Exercise goal:
In how many lines of the material below does the string "rules" appear? Answer with a single number.

Data to process:
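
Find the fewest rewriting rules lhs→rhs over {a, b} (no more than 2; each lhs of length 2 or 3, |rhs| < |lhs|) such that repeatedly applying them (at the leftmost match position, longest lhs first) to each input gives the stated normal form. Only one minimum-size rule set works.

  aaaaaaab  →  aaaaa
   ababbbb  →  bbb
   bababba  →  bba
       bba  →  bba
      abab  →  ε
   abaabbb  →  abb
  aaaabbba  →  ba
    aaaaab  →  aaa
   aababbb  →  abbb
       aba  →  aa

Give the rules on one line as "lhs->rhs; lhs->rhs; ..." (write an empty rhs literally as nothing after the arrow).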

Output for this exercise:
2